Assigned task: Your job is to set down the stretch of entries that opens with the line containing "(1 lb = 0.453592 kg; 1 oz = 0.0283495 kg)" and closes with the line containing "1 bar = 100000 Pa". Keep both end lines, copy each exactly, and add nothing.

++++ Dataset

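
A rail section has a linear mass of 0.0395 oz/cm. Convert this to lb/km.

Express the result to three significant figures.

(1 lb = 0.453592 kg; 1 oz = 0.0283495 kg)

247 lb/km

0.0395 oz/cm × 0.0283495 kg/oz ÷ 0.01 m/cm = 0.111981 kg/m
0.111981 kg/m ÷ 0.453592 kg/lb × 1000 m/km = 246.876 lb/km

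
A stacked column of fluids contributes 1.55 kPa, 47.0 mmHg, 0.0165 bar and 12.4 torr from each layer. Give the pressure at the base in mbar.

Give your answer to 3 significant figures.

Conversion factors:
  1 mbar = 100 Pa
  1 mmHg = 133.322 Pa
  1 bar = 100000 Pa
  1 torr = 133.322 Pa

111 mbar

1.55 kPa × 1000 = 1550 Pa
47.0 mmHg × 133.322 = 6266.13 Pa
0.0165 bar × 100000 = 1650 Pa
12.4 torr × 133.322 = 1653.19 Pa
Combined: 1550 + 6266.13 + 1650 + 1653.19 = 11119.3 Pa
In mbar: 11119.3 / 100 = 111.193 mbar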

++++++++
++++ Dataset

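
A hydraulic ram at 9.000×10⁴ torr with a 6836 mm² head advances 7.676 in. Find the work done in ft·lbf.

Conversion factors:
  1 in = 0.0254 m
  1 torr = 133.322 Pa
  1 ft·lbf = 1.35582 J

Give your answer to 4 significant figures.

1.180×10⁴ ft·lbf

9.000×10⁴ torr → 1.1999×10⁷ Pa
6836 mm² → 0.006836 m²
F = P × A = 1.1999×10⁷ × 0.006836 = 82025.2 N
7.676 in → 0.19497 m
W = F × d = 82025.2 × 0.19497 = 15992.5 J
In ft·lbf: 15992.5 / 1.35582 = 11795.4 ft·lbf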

++++++++

Exercise output:
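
(1 lb = 0.453592 kg; 1 oz = 0.0283495 kg)

247 lb/km

0.0395 oz/cm × 0.0283495 kg/oz ÷ 0.01 m/cm = 0.111981 kg/m
0.111981 kg/m ÷ 0.453592 kg/lb × 1000 m/km = 246.876 lb/km

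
A stacked column of fluids contributes 1.55 kPa, 47.0 mmHg, 0.0165 bar and 12.4 torr from each layer. Give the pressure at the base in mbar.

Give your answer to 3 significant figures.

Conversion factors:
  1 mbar = 100 Pa
  1 mmHg = 133.322 Pa
  1 bar = 100000 Pa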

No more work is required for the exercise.